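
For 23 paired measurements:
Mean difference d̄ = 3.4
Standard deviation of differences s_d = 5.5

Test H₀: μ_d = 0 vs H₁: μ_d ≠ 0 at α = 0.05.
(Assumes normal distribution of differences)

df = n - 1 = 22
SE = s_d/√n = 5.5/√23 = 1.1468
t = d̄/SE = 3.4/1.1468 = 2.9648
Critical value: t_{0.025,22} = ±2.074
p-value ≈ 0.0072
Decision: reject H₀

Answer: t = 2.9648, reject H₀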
==*==
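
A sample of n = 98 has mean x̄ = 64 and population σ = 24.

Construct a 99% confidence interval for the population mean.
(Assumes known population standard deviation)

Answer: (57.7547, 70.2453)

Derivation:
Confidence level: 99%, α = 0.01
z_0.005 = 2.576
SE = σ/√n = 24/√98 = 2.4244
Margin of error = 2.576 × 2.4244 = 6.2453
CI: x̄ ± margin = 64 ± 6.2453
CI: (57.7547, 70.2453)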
==*==
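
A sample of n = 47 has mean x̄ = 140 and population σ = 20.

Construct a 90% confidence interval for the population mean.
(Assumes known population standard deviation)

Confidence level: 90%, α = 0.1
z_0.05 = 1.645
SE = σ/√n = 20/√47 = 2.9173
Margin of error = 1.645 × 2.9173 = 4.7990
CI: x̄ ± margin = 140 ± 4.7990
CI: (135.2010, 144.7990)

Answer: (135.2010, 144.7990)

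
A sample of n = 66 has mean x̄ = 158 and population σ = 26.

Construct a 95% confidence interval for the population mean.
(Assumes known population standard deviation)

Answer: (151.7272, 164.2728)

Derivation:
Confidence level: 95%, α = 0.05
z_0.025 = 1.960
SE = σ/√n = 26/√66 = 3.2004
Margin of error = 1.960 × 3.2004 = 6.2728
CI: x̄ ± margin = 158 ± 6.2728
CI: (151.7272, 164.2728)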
==*==
Taking the line with "For 23 paired" as the first and the line with "Test H₀: μ_d = 0 vs H₁: μ_d ≠ 0 at α = 0.05." as the last, retype that stretch of the data above exactly, with no other lines.

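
For 23 paired measurements:
Mean difference d̄ = 3.4
Standard deviation of differences s_d = 5.5

Test H₀: μ_d = 0 vs H₁: μ_d ≠ 0 at α = 0.05.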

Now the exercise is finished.